For each line of the data below that contains "Initial", return that line.

_Items listed in a dataset_.
* * * * * * *
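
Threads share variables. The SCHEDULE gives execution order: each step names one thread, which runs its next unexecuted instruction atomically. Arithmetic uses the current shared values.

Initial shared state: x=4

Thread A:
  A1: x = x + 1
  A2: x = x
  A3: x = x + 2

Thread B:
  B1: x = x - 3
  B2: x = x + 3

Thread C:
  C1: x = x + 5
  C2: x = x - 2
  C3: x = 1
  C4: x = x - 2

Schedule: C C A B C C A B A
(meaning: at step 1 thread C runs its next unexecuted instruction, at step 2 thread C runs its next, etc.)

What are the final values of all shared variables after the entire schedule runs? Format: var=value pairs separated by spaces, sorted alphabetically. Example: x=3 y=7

Answer: x=4

Derivation:
Step 1: thread C executes C1 (x = x + 5). Shared: x=9. PCs: A@0 B@0 C@1
Step 2: thread C executes C2 (x = x - 2). Shared: x=7. PCs: A@0 B@0 C@2
Step 3: thread A executes A1 (x = x + 1). Shared: x=8. PCs: A@1 B@0 C@2
Step 4: thread B executes B1 (x = x - 3). Shared: x=5. PCs: A@1 B@1 C@2
Step 5: thread C executes C3 (x = 1). Shared: x=1. PCs: A@1 B@1 C@3
Step 6: thread C executes C4 (x = x - 2). Shared: x=-1. PCs: A@1 B@1 C@4
Step 7: thread A executes A2 (x = x). Shared: x=-1. PCs: A@2 B@1 C@4
Step 8: thread B executes B2 (x = x + 3). Shared: x=2. PCs: A@2 B@2 C@4
Step 9: thread A executes A3 (x = x + 2). Shared: x=4. PCs: A@3 B@2 C@4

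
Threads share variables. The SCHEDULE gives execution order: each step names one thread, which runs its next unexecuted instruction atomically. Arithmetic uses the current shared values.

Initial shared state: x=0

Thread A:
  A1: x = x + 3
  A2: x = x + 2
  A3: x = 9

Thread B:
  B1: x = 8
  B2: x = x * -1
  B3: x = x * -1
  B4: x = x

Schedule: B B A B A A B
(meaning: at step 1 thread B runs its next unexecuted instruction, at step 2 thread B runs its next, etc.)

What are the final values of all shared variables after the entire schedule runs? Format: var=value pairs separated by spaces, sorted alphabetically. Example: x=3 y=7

Step 1: thread B executes B1 (x = 8). Shared: x=8. PCs: A@0 B@1
Step 2: thread B executes B2 (x = x * -1). Shared: x=-8. PCs: A@0 B@2
Step 3: thread A executes A1 (x = x + 3). Shared: x=-5. PCs: A@1 B@2
Step 4: thread B executes B3 (x = x * -1). Shared: x=5. PCs: A@1 B@3
Step 5: thread A executes A2 (x = x + 2). Shared: x=7. PCs: A@2 B@3
Step 6: thread A executes A3 (x = 9). Shared: x=9. PCs: A@3 B@3
Step 7: thread B executes B4 (x = x). Shared: x=9. PCs: A@3 B@4

Answer: x=9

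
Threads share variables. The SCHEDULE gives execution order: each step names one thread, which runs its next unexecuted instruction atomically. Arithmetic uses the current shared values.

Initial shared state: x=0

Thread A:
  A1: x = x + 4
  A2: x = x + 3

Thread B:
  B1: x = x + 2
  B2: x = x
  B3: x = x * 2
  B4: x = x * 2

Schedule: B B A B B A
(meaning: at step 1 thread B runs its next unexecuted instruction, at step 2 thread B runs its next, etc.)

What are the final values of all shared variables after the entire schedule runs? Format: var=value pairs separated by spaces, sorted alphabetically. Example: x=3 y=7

Answer: x=27

Derivation:
Step 1: thread B executes B1 (x = x + 2). Shared: x=2. PCs: A@0 B@1
Step 2: thread B executes B2 (x = x). Shared: x=2. PCs: A@0 B@2
Step 3: thread A executes A1 (x = x + 4). Shared: x=6. PCs: A@1 B@2
Step 4: thread B executes B3 (x = x * 2). Shared: x=12. PCs: A@1 B@3
Step 5: thread B executes B4 (x = x * 2). Shared: x=24. PCs: A@1 B@4
Step 6: thread A executes A2 (x = x + 3). Shared: x=27. PCs: A@2 B@4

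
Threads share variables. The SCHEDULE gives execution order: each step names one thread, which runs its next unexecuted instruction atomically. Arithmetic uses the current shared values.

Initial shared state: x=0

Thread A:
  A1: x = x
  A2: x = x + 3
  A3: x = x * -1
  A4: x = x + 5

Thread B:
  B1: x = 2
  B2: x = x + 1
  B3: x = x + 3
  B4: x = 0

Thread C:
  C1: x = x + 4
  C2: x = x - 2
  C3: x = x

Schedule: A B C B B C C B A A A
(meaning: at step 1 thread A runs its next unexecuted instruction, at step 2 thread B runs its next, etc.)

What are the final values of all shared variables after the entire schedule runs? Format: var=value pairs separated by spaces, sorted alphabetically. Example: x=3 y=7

Step 1: thread A executes A1 (x = x). Shared: x=0. PCs: A@1 B@0 C@0
Step 2: thread B executes B1 (x = 2). Shared: x=2. PCs: A@1 B@1 C@0
Step 3: thread C executes C1 (x = x + 4). Shared: x=6. PCs: A@1 B@1 C@1
Step 4: thread B executes B2 (x = x + 1). Shared: x=7. PCs: A@1 B@2 C@1
Step 5: thread B executes B3 (x = x + 3). Shared: x=10. PCs: A@1 B@3 C@1
Step 6: thread C executes C2 (x = x - 2). Shared: x=8. PCs: A@1 B@3 C@2
Step 7: thread C executes C3 (x = x). Shared: x=8. PCs: A@1 B@3 C@3
Step 8: thread B executes B4 (x = 0). Shared: x=0. PCs: A@1 B@4 C@3
Step 9: thread A executes A2 (x = x + 3). Shared: x=3. PCs: A@2 B@4 C@3
Step 10: thread A executes A3 (x = x * -1). Shared: x=-3. PCs: A@3 B@4 C@3
Step 11: thread A executes A4 (x = x + 5). Shared: x=2. PCs: A@4 B@4 C@3

Answer: x=2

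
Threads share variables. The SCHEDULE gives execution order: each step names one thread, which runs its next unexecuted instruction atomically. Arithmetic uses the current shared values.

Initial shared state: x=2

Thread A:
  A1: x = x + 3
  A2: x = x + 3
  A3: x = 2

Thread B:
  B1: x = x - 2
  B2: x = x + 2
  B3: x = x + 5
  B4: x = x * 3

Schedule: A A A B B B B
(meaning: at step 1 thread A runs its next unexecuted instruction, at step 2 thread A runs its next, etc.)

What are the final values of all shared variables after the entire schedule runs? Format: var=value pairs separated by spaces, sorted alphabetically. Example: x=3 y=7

Step 1: thread A executes A1 (x = x + 3). Shared: x=5. PCs: A@1 B@0
Step 2: thread A executes A2 (x = x + 3). Shared: x=8. PCs: A@2 B@0
Step 3: thread A executes A3 (x = 2). Shared: x=2. PCs: A@3 B@0
Step 4: thread B executes B1 (x = x - 2). Shared: x=0. PCs: A@3 B@1
Step 5: thread B executes B2 (x = x + 2). Shared: x=2. PCs: A@3 B@2
Step 6: thread B executes B3 (x = x + 5). Shared: x=7. PCs: A@3 B@3
Step 7: thread B executes B4 (x = x * 3). Shared: x=21. PCs: A@3 B@4

Answer: x=21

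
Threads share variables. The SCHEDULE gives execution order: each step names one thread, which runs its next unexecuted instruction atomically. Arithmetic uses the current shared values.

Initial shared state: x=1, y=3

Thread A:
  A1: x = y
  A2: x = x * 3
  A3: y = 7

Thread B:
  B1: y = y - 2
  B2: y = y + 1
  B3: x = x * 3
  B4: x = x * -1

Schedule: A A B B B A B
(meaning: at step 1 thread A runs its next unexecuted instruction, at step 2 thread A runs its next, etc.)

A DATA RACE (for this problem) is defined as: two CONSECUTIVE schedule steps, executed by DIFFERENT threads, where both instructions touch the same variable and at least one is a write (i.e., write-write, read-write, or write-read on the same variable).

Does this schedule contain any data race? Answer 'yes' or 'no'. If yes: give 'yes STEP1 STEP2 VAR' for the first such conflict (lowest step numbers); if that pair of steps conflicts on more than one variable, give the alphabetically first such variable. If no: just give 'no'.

Answer: no

Derivation:
Steps 1,2: same thread (A). No race.
Steps 2,3: A(r=x,w=x) vs B(r=y,w=y). No conflict.
Steps 3,4: same thread (B). No race.
Steps 4,5: same thread (B). No race.
Steps 5,6: B(r=x,w=x) vs A(r=-,w=y). No conflict.
Steps 6,7: A(r=-,w=y) vs B(r=x,w=x). No conflict.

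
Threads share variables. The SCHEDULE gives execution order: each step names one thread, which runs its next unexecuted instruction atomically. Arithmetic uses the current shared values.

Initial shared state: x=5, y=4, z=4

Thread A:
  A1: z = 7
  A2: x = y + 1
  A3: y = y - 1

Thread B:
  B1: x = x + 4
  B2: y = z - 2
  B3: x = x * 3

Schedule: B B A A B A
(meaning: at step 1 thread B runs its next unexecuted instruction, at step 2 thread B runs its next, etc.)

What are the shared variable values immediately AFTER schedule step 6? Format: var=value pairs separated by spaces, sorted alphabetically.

Step 1: thread B executes B1 (x = x + 4). Shared: x=9 y=4 z=4. PCs: A@0 B@1
Step 2: thread B executes B2 (y = z - 2). Shared: x=9 y=2 z=4. PCs: A@0 B@2
Step 3: thread A executes A1 (z = 7). Shared: x=9 y=2 z=7. PCs: A@1 B@2
Step 4: thread A executes A2 (x = y + 1). Shared: x=3 y=2 z=7. PCs: A@2 B@2
Step 5: thread B executes B3 (x = x * 3). Shared: x=9 y=2 z=7. PCs: A@2 B@3
Step 6: thread A executes A3 (y = y - 1). Shared: x=9 y=1 z=7. PCs: A@3 B@3

Answer: x=9 y=1 z=7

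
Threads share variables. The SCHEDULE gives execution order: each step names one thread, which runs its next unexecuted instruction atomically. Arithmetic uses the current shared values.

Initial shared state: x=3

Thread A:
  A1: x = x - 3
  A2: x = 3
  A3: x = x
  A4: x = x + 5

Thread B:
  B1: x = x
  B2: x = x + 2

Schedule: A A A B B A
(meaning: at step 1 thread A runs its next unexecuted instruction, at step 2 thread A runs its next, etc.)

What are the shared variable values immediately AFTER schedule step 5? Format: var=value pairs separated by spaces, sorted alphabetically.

Step 1: thread A executes A1 (x = x - 3). Shared: x=0. PCs: A@1 B@0
Step 2: thread A executes A2 (x = 3). Shared: x=3. PCs: A@2 B@0
Step 3: thread A executes A3 (x = x). Shared: x=3. PCs: A@3 B@0
Step 4: thread B executes B1 (x = x). Shared: x=3. PCs: A@3 B@1
Step 5: thread B executes B2 (x = x + 2). Shared: x=5. PCs: A@3 B@2

Answer: x=5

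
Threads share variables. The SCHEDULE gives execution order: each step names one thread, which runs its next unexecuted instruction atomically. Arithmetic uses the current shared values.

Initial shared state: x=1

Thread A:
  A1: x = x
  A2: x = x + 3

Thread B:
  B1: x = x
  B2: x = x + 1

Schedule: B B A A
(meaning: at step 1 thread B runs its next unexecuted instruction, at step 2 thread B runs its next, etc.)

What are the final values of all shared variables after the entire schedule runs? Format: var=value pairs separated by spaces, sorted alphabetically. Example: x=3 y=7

Answer: x=5

Derivation:
Step 1: thread B executes B1 (x = x). Shared: x=1. PCs: A@0 B@1
Step 2: thread B executes B2 (x = x + 1). Shared: x=2. PCs: A@0 B@2
Step 3: thread A executes A1 (x = x). Shared: x=2. PCs: A@1 B@2
Step 4: thread A executes A2 (x = x + 3). Shared: x=5. PCs: A@2 B@2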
* * * * * * *
_TASK ANSWER_.
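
Initial shared state: x=4
Initial shared state: x=0
Initial shared state: x=0
Initial shared state: x=0
Initial shared state: x=2
Initial shared state: x=1, y=3
Initial shared state: x=5, y=4, z=4
Initial shared state: x=3
Initial shared state: x=1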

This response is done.